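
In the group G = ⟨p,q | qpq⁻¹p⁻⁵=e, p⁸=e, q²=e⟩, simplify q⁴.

Compute successive powers of q, reducing at each step:
  q²: q · q = e
  q³: e · q = q
  q⁴: q · q = e

Answer: e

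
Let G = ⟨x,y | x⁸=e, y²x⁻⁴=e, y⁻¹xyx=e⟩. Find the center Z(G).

An element z ∈ Z(G) iff z commutes with every generator.
For example x⁴ is central: (x⁴)·x = x⁵ = x·(x⁴); (x⁴)·y = y⁻¹ = y·(x⁴).
Whereas x ∉ Z(G) since x·y = xy ≠ x³y⁻¹ = y·x.
Checking each of the 16 elements this way gives Z(G) = {e, x⁴}, of order 2.

Answer: {e, x⁴}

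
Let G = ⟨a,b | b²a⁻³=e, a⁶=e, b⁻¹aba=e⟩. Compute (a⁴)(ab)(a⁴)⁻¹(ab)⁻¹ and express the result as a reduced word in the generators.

[(a⁴), (ab)] = (a⁴)·(ab)·(a⁴)⁻¹·(ab)⁻¹.
  (a⁴) · (ab) = a²b⁻¹
  (a²b⁻¹) · (a²) = b⁻¹
  (b⁻¹) · (ab⁻¹) = a²

Answer: a²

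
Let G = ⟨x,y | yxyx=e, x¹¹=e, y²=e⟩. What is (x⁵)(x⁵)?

Compute (x⁵) · (x⁵) by multiplying left to right and reducing via the relations at each step:
  (x⁵) · x⁵ = x¹⁰

Answer: x¹⁰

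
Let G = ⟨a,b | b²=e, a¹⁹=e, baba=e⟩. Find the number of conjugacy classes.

The conjugacy classes (representative and size) are:
  [e] (size 1), [a¹⁸] (size 2), [a²] (size 2), [a¹⁶] (size 2), [a⁴] (size 2), [a¹⁴] (size 2), [a¹³] (size 2), [a¹²] (size 2), [a⁸] (size 2), [a⁹] (size 2), [b] (size 19).
Class equation: 1 + 2 + 2 + 2 + 2 + 2 + 2 + 2 + 2 + 2 + 19 = 38 = |G|. So G has 11 conjugacy classes.

Answer: 11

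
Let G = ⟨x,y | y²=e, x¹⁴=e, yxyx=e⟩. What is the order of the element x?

Compute successive powers until reaching e:
  x¹ = x, x² = x², x³ = x³, x⁴ = x⁴, x⁵ = x⁵, x⁶ = x⁶, x⁷ = x⁷, x⁸ = x⁸, x⁹ = x⁹, x¹⁰ = x¹⁰, x¹¹ = x¹¹, x¹² = x¹², x¹³ = x¹³, x¹⁴ = e.
The smallest positive k with xᵏ = e is 14.

Answer: 14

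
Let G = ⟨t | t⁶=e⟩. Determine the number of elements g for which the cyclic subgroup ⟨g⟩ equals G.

G is cyclic of order 6. An element generates G iff its order is 6, and a cyclic group of order 6 has exactly φ(6) = 2 such elements.

Answer: 2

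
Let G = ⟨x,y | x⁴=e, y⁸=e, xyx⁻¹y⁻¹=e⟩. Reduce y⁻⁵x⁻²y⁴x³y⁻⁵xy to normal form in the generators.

Multiply left to right, reducing at each step:
  (y³) · x⁻² = x²y³
  (x²y³) · y⁴ = x²y⁷
  (x²y⁷) · x³ = xy⁷
  (xy⁷) · y⁻⁵ = xy²
  (xy²) · x = x²y²
  (x²y²) · y = x²y³

Answer: x²y³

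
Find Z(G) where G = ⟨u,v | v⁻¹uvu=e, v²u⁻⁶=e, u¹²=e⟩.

An element z ∈ Z(G) iff z commutes with every generator.
For example u⁶ is central: (u⁶)·u = u⁷ = u·(u⁶); (u⁶)·v = v⁻¹ = v·(u⁶).
Whereas u ∉ Z(G) since u·v = uv ≠ u⁵v⁻¹ = v·u.
Checking each of the 24 elements this way gives Z(G) = {e, u⁶}, of order 2.

Answer: {e, u⁶}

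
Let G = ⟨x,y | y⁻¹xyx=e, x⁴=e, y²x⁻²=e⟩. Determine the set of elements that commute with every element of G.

An element z ∈ Z(G) iff z commutes with every generator.
For example x² is central: (x²)·x = x³ = x·(x²); (x²)·y = y⁻¹ = y·(x²).
Whereas x ∉ Z(G) since x·y = xy ≠ xy⁻¹ = y·x.
Checking each of the 8 elements this way gives Z(G) = {e, x²}, of order 2.

Answer: {e, x²}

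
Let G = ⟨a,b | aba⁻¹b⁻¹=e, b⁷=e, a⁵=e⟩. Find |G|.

Enumerate words in the generators, reducing via the relations: the distinct elements are
  {a, b, e, ab, a², a³, a⁴, b², b³, b⁴, b⁵, b⁶, ab², ab³, ab⁴, ab⁵, ab⁶, a²b, a³b, a⁴b, a²b², a²b³, a²b⁴, a²b⁵, a²b⁶, a³b², a³b³, a³b⁴, a³b⁵, a³b⁶, a⁴b², a⁴b³, a⁴b⁴, a⁴b⁵, a⁴b⁶}.
No further products give new elements, so |G| = 35.

Answer: 35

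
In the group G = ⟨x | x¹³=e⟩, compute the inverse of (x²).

The order of (x²) is 13 (smallest k with (x²)ᵏ = e), so (x²)⁻¹ = (x²)¹² = x¹¹.
Check: (x²) · (x¹¹) → (x²) · x¹¹ = e, giving e as required.

Answer: x¹¹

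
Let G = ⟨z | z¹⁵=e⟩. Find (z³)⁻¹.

The order of (z³) is 5 (smallest k with (z³)ᵏ = e), so (z³)⁻¹ = (z³)⁴ = z¹².
Check: (z³) · (z¹²) → (z³) · z¹² = e, giving e as required.

Answer: z¹²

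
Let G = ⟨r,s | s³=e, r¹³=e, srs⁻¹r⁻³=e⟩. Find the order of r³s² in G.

Compute successive powers until reaching e:
  (r³s²)¹ = r³s², (r³s²)² = r⁴s, (r³s²)³ = e.
The smallest positive k with (r³s²)ᵏ = e is 3.

Answer: 3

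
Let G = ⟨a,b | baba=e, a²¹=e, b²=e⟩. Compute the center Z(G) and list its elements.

An element z ∈ Z(G) iff z commutes with every generator.
For example e is central: e·a = a = a·e; e·b = b = b·e.
Whereas a ∉ Z(G) since a·b = ab ≠ a²⁰b = b·a.
Checking each of the 42 elements this way gives Z(G) = {e}, of order 1.

Answer: {e}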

### [Task details]
Please reproduce all of the entries above exactly as they appear.

### [Solution below]
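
In the group G = ⟨p,q | qpq⁻¹p⁻⁵=e, p⁸=e, q²=e⟩, simplify q⁴.

Compute successive powers of q, reducing at each step:
  q²: q · q = e
  q³: e · q = q
  q⁴: q · q = e

Answer: e

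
Let G = ⟨x,y | x⁸=e, y²x⁻⁴=e, y⁻¹xyx=e⟩. Find the center Z(G).

An element z ∈ Z(G) iff z commutes with every generator.
For example x⁴ is central: (x⁴)·x = x⁵ = x·(x⁴); (x⁴)·y = y⁻¹ = y·(x⁴).
Whereas x ∉ Z(G) since x·y = xy ≠ x³y⁻¹ = y·x.
Checking each of the 16 elements this way gives Z(G) = {e, x⁴}, of order 2.

Answer: {e, x⁴}

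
Let G = ⟨a,b | b²a⁻³=e, a⁶=e, b⁻¹aba=e⟩. Compute (a⁴)(ab)(a⁴)⁻¹(ab)⁻¹ and express the result as a reduced word in the generators.

[(a⁴), (ab)] = (a⁴)·(ab)·(a⁴)⁻¹·(ab)⁻¹.
  (a⁴) · (ab) = a²b⁻¹
  (a²b⁻¹) · (a²) = b⁻¹
  (b⁻¹) · (ab⁻¹) = a²

Answer: a²

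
Let G = ⟨x,y | yxyx=e, x¹¹=e, y²=e⟩. What is (x⁵)(x⁵)?

Compute (x⁵) · (x⁵) by multiplying left to right and reducing via the relations at each step:
  (x⁵) · x⁵ = x¹⁰

Answer: x¹⁰

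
Let G = ⟨a,b | b²=e, a¹⁹=e, baba=e⟩. Find the number of conjugacy classes.

The conjugacy classes (representative and size) are:
  [e] (size 1), [a¹⁸] (size 2), [a²] (size 2), [a¹⁶] (size 2), [a⁴] (size 2), [a¹⁴] (size 2), [a¹³] (size 2), [a¹²] (size 2), [a⁸] (size 2), [a⁹] (size 2), [b] (size 19).
Class equation: 1 + 2 + 2 + 2 + 2 + 2 + 2 + 2 + 2 + 2 + 19 = 38 = |G|. So G has 11 conjugacy classes.

Answer: 11

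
Let G = ⟨x,y | y²=e, x¹⁴=e, yxyx=e⟩. What is the order of the element x?

Compute successive powers until reaching e:
  x¹ = x, x² = x², x³ = x³, x⁴ = x⁴, x⁵ = x⁵, x⁶ = x⁶, x⁷ = x⁷, x⁸ = x⁸, x⁹ = x⁹, x¹⁰ = x¹⁰, x¹¹ = x¹¹, x¹² = x¹², x¹³ = x¹³, x¹⁴ = e.
The smallest positive k with xᵏ = e is 14.

Answer: 14

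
Let G = ⟨t | t⁶=e⟩. Determine the number of elements g for which the cyclic subgroup ⟨g⟩ equals G.

G is cyclic of order 6. An element generates G iff its order is 6, and a cyclic group of order 6 has exactly φ(6) = 2 such elements.

Answer: 2

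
Let G = ⟨x,y | x⁴=e, y⁸=e, xyx⁻¹y⁻¹=e⟩. Reduce y⁻⁵x⁻²y⁴x³y⁻⁵xy to normal form in the generators.

Multiply left to right, reducing at each step:
  (y³) · x⁻² = x²y³
  (x²y³) · y⁴ = x²y⁷
  (x²y⁷) · x³ = xy⁷
  (xy⁷) · y⁻⁵ = xy²
  (xy²) · x = x²y²
  (x²y²) · y = x²y³

Answer: x²y³

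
Find Z(G) where G = ⟨u,v | v⁻¹uvu=e, v²u⁻⁶=e, u¹²=e⟩.

An element z ∈ Z(G) iff z commutes with every generator.
For example u⁶ is central: (u⁶)·u = u⁷ = u·(u⁶); (u⁶)·v = v⁻¹ = v·(u⁶).
Whereas u ∉ Z(G) since u·v = uv ≠ u⁵v⁻¹ = v·u.
Checking each of the 24 elements this way gives Z(G) = {e, u⁶}, of order 2.

Answer: {e, u⁶}

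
Let G = ⟨x,y | y⁻¹xyx=e, x⁴=e, y²x⁻²=e⟩. Determine the set of elements that commute with every element of G.

An element z ∈ Z(G) iff z commutes with every generator.
For example x² is central: (x²)·x = x³ = x·(x²); (x²)·y = y⁻¹ = y·(x²).
Whereas x ∉ Z(G) since x·y = xy ≠ xy⁻¹ = y·x.
Checking each of the 8 elements this way gives Z(G) = {e, x²}, of order 2.

Answer: {e, x²}

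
Let G = ⟨a,b | aba⁻¹b⁻¹=e, b⁷=e, a⁵=e⟩. Find |G|.

Enumerate words in the generators, reducing via the relations: the distinct elements are
  {a, b, e, ab, a², a³, a⁴, b², b³, b⁴, b⁵, b⁶, ab², ab³, ab⁴, ab⁵, ab⁶, a²b, a³b, a⁴b, a²b², a²b³, a²b⁴, a²b⁵, a²b⁶, a³b², a³b³, a³b⁴, a³b⁵, a³b⁶, a⁴b², a⁴b³, a⁴b⁴, a⁴b⁵, a⁴b⁶}.
No further products give new elements, so |G| = 35.

Answer: 35

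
In the group G = ⟨x | x¹³=e⟩, compute the inverse of (x²).

The order of (x²) is 13 (smallest k with (x²)ᵏ = e), so (x²)⁻¹ = (x²)¹² = x¹¹.
Check: (x²) · (x¹¹) → (x²) · x¹¹ = e, giving e as required.

Answer: x¹¹

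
Let G = ⟨z | z¹⁵=e⟩. Find (z³)⁻¹.

The order of (z³) is 5 (smallest k with (z³)ᵏ = e), so (z³)⁻¹ = (z³)⁴ = z¹².
Check: (z³) · (z¹²) → (z³) · z¹² = e, giving e as required.

Answer: z¹²

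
Let G = ⟨r,s | s³=e, r¹³=e, srs⁻¹r⁻³=e⟩. Find the order of r³s² in G.

Compute successive powers until reaching e:
  (r³s²)¹ = r³s², (r³s²)² = r⁴s, (r³s²)³ = e.
The smallest positive k with (r³s²)ᵏ = e is 3.

Answer: 3

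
Let G = ⟨a,b | baba=e, a²¹=e, b²=e⟩. Compute the center Z(G) and list its elements.

An element z ∈ Z(G) iff z commutes with every generator.
For example e is central: e·a = a = a·e; e·b = b = b·e.
Whereas a ∉ Z(G) since a·b = ab ≠ a²⁰b = b·a.
Checking each of the 42 elements this way gives Z(G) = {e}, of order 1.

Answer: {e}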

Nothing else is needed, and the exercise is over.